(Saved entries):
┄┄┄┄┄┄
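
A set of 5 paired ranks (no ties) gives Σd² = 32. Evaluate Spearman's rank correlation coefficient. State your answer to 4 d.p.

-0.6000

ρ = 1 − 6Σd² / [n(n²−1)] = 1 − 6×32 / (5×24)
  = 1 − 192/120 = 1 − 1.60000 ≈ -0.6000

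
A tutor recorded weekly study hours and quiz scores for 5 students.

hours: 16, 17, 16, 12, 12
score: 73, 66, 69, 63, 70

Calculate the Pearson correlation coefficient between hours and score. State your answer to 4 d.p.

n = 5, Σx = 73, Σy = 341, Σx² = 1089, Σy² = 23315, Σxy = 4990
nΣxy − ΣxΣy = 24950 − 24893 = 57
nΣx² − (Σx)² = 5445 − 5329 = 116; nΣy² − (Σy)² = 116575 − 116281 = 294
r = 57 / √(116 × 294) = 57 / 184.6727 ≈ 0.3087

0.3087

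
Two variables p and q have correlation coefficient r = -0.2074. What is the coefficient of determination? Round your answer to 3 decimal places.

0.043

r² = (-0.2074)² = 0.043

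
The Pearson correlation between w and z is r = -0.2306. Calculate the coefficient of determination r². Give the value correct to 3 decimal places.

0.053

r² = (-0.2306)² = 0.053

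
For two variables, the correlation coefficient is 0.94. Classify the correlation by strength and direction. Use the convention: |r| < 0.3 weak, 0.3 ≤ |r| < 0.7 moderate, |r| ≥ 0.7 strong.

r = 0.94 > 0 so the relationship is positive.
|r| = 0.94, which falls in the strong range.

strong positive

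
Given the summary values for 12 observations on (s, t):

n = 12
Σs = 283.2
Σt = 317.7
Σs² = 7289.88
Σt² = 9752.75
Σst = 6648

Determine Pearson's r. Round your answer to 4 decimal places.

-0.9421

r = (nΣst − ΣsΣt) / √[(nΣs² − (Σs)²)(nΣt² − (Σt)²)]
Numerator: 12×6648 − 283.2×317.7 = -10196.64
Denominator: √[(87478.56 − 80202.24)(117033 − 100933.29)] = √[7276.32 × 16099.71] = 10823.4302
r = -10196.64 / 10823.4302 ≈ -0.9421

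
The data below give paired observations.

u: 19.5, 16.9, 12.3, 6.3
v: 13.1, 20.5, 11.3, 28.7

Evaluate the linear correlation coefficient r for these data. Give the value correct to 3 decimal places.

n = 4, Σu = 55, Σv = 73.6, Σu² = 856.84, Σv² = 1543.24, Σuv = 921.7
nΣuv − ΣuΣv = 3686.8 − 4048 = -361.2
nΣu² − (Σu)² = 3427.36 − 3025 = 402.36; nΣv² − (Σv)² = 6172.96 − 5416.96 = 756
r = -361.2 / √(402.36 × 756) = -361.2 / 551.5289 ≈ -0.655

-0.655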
┄┄┄┄┄┄
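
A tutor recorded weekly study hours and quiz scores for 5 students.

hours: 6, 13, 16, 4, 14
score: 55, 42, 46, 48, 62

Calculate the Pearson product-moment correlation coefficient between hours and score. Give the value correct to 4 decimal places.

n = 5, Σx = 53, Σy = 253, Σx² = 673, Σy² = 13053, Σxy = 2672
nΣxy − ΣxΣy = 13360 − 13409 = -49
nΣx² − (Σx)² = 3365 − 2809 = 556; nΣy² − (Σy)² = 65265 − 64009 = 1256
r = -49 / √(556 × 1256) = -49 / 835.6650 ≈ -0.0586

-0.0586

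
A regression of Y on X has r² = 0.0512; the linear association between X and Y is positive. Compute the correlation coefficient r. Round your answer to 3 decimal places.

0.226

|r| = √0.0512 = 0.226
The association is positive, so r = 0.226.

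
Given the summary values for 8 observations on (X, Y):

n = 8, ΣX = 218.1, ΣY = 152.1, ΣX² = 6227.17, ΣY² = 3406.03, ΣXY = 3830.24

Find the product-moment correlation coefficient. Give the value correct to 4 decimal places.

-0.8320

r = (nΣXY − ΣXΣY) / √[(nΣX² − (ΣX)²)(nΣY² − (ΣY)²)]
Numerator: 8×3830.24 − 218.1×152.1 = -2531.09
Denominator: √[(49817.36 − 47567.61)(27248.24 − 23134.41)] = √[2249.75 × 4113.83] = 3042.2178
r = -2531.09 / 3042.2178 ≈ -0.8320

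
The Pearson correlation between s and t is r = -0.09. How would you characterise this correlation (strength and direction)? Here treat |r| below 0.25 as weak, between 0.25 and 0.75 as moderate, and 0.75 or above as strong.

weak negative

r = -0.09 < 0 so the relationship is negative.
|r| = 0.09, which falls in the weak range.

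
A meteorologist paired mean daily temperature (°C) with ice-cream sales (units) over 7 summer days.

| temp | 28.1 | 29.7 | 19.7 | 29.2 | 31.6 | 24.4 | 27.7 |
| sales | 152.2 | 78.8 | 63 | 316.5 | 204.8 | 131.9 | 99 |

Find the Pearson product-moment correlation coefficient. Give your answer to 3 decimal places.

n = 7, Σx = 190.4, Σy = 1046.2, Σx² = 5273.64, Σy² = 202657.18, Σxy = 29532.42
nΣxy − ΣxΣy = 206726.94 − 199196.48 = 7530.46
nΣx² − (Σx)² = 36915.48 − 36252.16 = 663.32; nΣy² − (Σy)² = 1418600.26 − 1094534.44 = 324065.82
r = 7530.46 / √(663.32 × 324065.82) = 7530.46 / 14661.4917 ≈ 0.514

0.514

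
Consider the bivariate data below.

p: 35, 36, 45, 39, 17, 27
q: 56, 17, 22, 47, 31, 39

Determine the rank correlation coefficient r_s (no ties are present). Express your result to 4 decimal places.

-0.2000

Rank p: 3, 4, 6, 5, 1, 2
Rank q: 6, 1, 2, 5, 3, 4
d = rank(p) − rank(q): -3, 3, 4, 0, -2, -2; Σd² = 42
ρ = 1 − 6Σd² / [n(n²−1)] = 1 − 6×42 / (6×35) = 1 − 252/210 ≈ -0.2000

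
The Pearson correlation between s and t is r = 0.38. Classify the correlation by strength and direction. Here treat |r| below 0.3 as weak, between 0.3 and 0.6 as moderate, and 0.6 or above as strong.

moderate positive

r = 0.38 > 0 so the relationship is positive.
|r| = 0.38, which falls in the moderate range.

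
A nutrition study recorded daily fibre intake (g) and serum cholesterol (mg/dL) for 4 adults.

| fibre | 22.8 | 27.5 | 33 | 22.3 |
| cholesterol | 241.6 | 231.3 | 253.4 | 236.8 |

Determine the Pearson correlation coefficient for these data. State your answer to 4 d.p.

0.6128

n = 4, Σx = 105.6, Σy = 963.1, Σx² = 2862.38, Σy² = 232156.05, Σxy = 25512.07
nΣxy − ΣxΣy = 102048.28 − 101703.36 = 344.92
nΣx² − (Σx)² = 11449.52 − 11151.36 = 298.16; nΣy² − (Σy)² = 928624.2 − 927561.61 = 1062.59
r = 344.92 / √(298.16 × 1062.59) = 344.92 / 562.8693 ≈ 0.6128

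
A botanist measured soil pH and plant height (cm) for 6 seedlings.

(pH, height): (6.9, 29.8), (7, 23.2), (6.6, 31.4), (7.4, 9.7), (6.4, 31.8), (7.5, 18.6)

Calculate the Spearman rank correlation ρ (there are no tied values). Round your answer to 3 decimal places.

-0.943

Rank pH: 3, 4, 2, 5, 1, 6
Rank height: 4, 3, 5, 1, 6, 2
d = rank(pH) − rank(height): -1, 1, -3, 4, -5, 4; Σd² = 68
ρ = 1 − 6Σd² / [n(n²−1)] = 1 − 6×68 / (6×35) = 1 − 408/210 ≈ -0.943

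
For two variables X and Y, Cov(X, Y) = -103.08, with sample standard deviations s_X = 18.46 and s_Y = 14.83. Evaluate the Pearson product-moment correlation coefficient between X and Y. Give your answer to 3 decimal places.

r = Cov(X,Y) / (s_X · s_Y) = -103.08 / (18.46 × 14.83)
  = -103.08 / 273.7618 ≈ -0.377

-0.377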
┄┄┄┄┄┄
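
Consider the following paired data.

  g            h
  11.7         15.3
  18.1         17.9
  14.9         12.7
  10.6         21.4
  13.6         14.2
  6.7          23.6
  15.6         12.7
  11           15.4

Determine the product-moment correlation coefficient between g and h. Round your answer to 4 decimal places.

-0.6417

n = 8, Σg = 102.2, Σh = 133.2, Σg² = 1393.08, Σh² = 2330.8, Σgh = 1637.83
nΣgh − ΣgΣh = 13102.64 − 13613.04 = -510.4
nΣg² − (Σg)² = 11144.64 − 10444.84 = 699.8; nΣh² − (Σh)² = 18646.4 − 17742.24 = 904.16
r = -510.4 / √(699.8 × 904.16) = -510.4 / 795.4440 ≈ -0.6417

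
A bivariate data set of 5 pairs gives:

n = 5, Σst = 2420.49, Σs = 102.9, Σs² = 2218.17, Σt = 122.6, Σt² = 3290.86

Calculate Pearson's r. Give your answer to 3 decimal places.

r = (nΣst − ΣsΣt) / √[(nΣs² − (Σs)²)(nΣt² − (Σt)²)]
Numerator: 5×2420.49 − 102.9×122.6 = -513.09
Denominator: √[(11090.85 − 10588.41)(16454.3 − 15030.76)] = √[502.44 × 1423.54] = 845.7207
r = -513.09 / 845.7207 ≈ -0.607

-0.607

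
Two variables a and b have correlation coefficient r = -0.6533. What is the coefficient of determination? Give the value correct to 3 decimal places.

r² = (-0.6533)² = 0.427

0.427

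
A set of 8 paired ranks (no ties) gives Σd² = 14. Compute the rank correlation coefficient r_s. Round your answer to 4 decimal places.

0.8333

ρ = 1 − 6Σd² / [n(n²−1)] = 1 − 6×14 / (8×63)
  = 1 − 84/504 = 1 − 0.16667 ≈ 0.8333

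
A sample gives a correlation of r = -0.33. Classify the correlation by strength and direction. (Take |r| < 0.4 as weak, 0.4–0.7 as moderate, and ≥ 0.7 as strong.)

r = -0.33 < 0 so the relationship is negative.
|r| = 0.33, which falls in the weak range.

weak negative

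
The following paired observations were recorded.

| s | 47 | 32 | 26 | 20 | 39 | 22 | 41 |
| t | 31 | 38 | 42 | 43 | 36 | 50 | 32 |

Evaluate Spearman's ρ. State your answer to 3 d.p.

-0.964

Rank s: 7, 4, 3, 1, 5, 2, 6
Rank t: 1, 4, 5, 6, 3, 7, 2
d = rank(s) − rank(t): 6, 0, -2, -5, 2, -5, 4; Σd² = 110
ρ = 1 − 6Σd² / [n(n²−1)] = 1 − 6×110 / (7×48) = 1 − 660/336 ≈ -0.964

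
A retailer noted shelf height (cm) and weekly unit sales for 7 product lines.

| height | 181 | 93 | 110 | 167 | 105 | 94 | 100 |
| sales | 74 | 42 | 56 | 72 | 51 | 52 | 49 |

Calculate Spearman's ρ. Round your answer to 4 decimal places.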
┄┄┄┄┄┄
(Your task):
All that is wanted is an exact copy of the lines above from the one with "Two variables a" through the one with "Calculate Spearman's ρ.", with both ends included.

(Result):
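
Two variables a and b have correlation coefficient r = -0.6533. What is the coefficient of determination? Give the value correct to 3 decimal places.

r² = (-0.6533)² = 0.427

0.427

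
A set of 8 paired ranks (no ties) gives Σd² = 14. Compute the rank correlation coefficient r_s. Round your answer to 4 decimal places.

0.8333

ρ = 1 − 6Σd² / [n(n²−1)] = 1 − 6×14 / (8×63)
  = 1 − 84/504 = 1 − 0.16667 ≈ 0.8333

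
A sample gives a correlation of r = -0.33. Classify the correlation by strength and direction. (Take |r| < 0.4 as weak, 0.4–0.7 as moderate, and ≥ 0.7 as strong.)

r = -0.33 < 0 so the relationship is negative.
|r| = 0.33, which falls in the weak range.

weak negative

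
The following paired observations were recorded.

| s | 47 | 32 | 26 | 20 | 39 | 22 | 41 |
| t | 31 | 38 | 42 | 43 | 36 | 50 | 32 |

Evaluate Spearman's ρ. State your answer to 3 d.p.

-0.964

Rank s: 7, 4, 3, 1, 5, 2, 6
Rank t: 1, 4, 5, 6, 3, 7, 2
d = rank(s) − rank(t): 6, 0, -2, -5, 2, -5, 4; Σd² = 110
ρ = 1 − 6Σd² / [n(n²−1)] = 1 − 6×110 / (7×48) = 1 − 660/336 ≈ -0.964

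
A retailer noted shelf height (cm) and weekly unit sales for 7 product lines.

| height | 181 | 93 | 110 | 167 | 105 | 94 | 100 |
| sales | 74 | 42 | 56 | 72 | 51 | 52 | 49 |

Calculate Spearman's ρ. Round your answer to 4 decimal places.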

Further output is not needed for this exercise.